- Problem details -
Print all the entries exactly.

════════

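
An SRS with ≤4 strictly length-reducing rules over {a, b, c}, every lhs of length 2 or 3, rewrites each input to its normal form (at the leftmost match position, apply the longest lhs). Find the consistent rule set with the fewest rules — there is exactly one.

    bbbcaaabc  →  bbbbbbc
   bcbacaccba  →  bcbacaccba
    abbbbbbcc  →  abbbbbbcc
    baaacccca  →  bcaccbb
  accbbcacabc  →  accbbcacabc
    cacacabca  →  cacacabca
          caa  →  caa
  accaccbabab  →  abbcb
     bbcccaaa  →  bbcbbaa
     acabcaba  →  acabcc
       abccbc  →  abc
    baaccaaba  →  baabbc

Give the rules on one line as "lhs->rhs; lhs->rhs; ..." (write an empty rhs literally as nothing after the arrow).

  | bbbcaaabc => bbbccabc => bbbbbbc
  | bcbacaccba
  | abbbbbbcc
  | baaacccca => bcacccca => bcaccbb

aaa->ca; aba->c; cbc->; cca->bb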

════════

- Answer box -
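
An SRS with ≤4 strictly length-reducing rules over {a, b, c}, every lhs of length 2 or 3, rewrites each input to its normal form (at the leftmost match position, apply the longest lhs). Find the consistent rule set with the fewest rules — there is exactly one.

    bbbcaaabc  →  bbbbbbc
   bcbacaccba  →  bcbacaccba
    abbbbbbcc  →  abbbbbbcc
    baaacccca  →  bcaccbb
  accbbcacabc  →  accbbcacabc
    cacacabca  →  cacacabca
          caa  →  caa
  accaccbabab  →  abbcb
     bbcccaaa  →  bbcbbaa
     acabcaba  →  acabcc
       abccbc  →  abc
    baaccaaba  →  baabbc

Give the rules on one line as "lhs->rhs; lhs->rhs; ..." (write an empty rhs literally as nothing after the arrow).

  | bbbcaaabc => bbbccabc => bbbbbbc
  | bcbacaccba
  | abbbbbbcc
  | baaacccca => bcacccca => bcaccbb

aaa->ca; aba->c; cbc->; cca->bb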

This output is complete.